**SOURCE MATERIAL:**
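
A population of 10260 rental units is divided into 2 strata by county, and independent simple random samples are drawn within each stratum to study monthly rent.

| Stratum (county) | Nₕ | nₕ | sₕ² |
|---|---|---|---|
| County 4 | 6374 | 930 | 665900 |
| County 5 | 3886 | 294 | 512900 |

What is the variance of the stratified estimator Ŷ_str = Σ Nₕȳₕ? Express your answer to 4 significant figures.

Var(Ŷ_str) = Σₕ Nₕ²(1 − fₕ)sₕ²/nₕ.
County 4: 6374²·(1 − 930/6374)·665900/930 = 2.4845986 × 10^10.
County 5: 3886²·(1 − 294/3886)·512900/294 = 2.4351431 × 10^10.
Sum = 4.9197417 × 10^10.

4.920 × 10^10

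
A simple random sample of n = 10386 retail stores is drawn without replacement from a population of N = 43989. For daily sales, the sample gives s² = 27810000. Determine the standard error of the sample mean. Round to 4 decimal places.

45.2265

Under SRS without replacement, Var(ȳ) = (1 − f)·s²/n with f = n/N = 10386/43989 = 0.23610448.
Var(ȳ) = (1 − 0.23610448)·27810000/10386 = 0.76389552·2677.643 = 2045.4395.
SE(ȳ) = √(2045.4395) = 45.2265.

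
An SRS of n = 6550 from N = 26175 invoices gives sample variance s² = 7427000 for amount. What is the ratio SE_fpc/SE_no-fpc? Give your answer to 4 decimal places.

0.8659

f = n/N = 6550/26175 = 0.25023878.
SE_no-fpc = √(s²/n) = 33.67333; SE_fpc = √((1−f)s²/n) = 29.157316.
Ratio = √(1−f) = 0.86588753.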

**WORK REQUEST:** Retype all of the material. Each line must match exactly.

**YOUR RESPONSE:**
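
A population of 10260 rental units is divided into 2 strata by county, and independent simple random samples are drawn within each stratum to study monthly rent.

| Stratum (county) | Nₕ | nₕ | sₕ² |
|---|---|---|---|
| County 4 | 6374 | 930 | 665900 |
| County 5 | 3886 | 294 | 512900 |

What is the variance of the stratified estimator Ŷ_str = Σ Nₕȳₕ? Express your answer to 4 significant figures.

Var(Ŷ_str) = Σₕ Nₕ²(1 − fₕ)sₕ²/nₕ.
County 4: 6374²·(1 − 930/6374)·665900/930 = 2.4845986 × 10^10.
County 5: 3886²·(1 − 294/3886)·512900/294 = 2.4351431 × 10^10.
Sum = 4.9197417 × 10^10.

4.920 × 10^10

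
A simple random sample of n = 10386 retail stores is drawn without replacement from a population of N = 43989. For daily sales, the sample gives s² = 27810000. Determine the standard error of the sample mean. Round to 4 decimal places.

45.2265

Under SRS without replacement, Var(ȳ) = (1 − f)·s²/n with f = n/N = 10386/43989 = 0.23610448.
Var(ȳ) = (1 − 0.23610448)·27810000/10386 = 0.76389552·2677.643 = 2045.4395.
SE(ȳ) = √(2045.4395) = 45.2265.

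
An SRS of n = 6550 from N = 26175 invoices gives sample variance s² = 7427000 for amount. What is the ratio SE_fpc/SE_no-fpc? Give your answer to 4 decimal places.

0.8659

f = n/N = 6550/26175 = 0.25023878.
SE_no-fpc = √(s²/n) = 33.67333; SE_fpc = √((1−f)s²/n) = 29.157316.
Ratio = √(1−f) = 0.86588753.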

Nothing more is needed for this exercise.